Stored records
'''

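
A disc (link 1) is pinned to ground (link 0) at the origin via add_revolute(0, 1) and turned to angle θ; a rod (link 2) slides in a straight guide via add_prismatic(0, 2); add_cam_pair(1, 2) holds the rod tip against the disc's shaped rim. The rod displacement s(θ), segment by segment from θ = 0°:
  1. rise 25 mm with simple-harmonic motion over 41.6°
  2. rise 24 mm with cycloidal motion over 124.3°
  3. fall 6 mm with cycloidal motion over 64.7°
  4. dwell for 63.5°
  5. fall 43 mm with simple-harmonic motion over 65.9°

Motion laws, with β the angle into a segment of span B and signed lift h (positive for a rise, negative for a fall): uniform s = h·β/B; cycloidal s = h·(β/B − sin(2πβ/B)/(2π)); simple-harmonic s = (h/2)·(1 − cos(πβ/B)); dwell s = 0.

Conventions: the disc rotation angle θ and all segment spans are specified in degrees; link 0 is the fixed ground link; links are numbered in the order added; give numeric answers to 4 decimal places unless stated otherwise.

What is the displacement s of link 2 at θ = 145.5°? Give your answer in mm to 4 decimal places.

segment 1 (0° to 41.6°, simple-harmonic, h = 25) is passed completely: s = 0.0000 + (25) = 25.0000
θ = 145.5° falls in segment 2 (41.6° to 165.9°, cycloidal, h = 24): β = 145.5 − 41.6 = 103.9°, B = 124.3°; Δs = 24·(0.8359 − sin(2π·0.8359)/(2π)) = 23.3381; s = 25.0000 + 23.3381 = 48.3381

48.3381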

'''

• **WHAT YOU SHOULD DO**
The records need to be reproduced in their entirety, word for word.

• **EXERCISE SOLUTION**
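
A disc (link 1) is pinned to ground (link 0) at the origin via add_revolute(0, 1) and turned to angle θ; a rod (link 2) slides in a straight guide via add_prismatic(0, 2); add_cam_pair(1, 2) holds the rod tip against the disc's shaped rim. The rod displacement s(θ), segment by segment from θ = 0°:
  1. rise 25 mm with simple-harmonic motion over 41.6°
  2. rise 24 mm with cycloidal motion over 124.3°
  3. fall 6 mm with cycloidal motion over 64.7°
  4. dwell for 63.5°
  5. fall 43 mm with simple-harmonic motion over 65.9°

Motion laws, with β the angle into a segment of span B and signed lift h (positive for a rise, negative for a fall): uniform s = h·β/B; cycloidal s = h·(β/B − sin(2πβ/B)/(2π)); simple-harmonic s = (h/2)·(1 − cos(πβ/B)); dwell s = 0.

Conventions: the disc rotation angle θ and all segment spans are specified in degrees; link 0 is the fixed ground link; links are numbered in the order added; give numeric answers to 4 decimal places unless stated otherwise.

What is the displacement s of link 2 at θ = 145.5°? Give your answer in mm to 4 decimal places.

segment 1 (0° to 41.6°, simple-harmonic, h = 25) is passed completely: s = 0.0000 + (25) = 25.0000
θ = 145.5° falls in segment 2 (41.6° to 165.9°, cycloidal, h = 24): β = 145.5 − 41.6 = 103.9°, B = 124.3°; Δs = 24·(0.8359 − sin(2π·0.8359)/(2π)) = 23.3381; s = 25.0000 + 23.3381 = 48.3381

48.3381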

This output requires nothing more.